■ Task brief: Copy out every line of the listing in which "country" appears.

■ Supplied material:
┄┄┄┄┄┄┄┄┄┄┄┄┄┄┄┄┄┄┄┄

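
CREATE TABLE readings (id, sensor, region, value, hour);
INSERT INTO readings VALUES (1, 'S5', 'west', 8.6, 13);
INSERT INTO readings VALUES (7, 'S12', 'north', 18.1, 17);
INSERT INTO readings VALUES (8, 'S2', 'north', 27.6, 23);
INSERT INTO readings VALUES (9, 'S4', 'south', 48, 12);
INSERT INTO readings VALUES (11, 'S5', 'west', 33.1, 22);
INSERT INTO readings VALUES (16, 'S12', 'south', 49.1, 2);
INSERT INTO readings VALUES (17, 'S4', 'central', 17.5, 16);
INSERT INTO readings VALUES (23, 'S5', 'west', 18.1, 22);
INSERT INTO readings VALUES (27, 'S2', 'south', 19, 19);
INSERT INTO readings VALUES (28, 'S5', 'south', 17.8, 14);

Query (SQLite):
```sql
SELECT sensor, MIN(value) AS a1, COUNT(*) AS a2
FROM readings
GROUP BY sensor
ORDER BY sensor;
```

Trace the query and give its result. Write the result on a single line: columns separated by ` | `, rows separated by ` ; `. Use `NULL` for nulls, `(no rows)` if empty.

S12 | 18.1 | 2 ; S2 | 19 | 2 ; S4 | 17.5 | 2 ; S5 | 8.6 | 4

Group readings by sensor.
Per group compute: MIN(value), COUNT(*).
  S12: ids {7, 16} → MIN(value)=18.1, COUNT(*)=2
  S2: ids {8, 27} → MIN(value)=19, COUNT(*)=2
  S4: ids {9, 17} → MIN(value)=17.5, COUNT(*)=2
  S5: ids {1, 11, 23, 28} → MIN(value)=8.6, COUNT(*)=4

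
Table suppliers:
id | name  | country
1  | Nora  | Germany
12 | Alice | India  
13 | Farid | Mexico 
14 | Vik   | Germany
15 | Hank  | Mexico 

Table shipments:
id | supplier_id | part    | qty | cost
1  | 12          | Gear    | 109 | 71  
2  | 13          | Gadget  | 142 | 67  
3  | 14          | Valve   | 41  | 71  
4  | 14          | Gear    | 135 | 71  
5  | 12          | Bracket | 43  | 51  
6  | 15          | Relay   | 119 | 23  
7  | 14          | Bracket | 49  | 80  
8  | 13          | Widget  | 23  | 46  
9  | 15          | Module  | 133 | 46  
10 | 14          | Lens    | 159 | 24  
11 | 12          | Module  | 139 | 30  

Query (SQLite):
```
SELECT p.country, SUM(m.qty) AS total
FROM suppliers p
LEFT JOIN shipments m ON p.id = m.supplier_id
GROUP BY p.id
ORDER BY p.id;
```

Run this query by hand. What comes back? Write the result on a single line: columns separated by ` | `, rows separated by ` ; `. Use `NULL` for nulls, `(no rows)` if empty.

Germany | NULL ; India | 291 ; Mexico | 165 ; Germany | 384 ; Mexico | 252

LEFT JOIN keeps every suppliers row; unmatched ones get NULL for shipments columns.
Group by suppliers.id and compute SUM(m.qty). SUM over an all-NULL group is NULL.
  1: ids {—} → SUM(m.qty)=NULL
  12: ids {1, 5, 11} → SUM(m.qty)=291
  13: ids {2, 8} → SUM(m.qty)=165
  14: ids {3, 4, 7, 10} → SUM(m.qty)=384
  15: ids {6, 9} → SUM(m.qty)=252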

┄┄┄┄┄┄┄┄┄┄┄┄┄┄┄┄┄┄┄┄

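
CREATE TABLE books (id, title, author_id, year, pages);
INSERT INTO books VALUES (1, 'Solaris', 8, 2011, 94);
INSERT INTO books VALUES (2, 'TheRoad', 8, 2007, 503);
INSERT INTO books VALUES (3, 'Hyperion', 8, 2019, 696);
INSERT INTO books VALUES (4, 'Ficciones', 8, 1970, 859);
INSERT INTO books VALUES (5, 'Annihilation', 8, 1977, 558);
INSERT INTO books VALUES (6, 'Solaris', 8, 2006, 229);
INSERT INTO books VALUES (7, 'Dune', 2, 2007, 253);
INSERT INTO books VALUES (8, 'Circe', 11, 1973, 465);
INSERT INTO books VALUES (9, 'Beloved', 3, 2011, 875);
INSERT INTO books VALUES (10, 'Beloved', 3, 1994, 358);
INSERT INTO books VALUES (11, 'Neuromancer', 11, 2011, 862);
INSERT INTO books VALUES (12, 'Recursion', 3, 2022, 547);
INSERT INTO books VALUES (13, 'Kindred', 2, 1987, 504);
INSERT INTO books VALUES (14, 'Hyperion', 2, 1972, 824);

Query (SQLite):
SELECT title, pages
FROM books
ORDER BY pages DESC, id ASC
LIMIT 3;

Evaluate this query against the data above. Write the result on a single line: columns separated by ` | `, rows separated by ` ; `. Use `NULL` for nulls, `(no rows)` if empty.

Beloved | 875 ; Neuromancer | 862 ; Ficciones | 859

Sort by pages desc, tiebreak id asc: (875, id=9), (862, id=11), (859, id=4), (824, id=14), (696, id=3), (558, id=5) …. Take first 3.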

┄┄┄┄┄┄┄┄┄┄┄┄┄┄┄┄┄┄┄┄

■ Result for this task:
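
id | name  | country
SELECT p.country, SUM(m.qty) AS total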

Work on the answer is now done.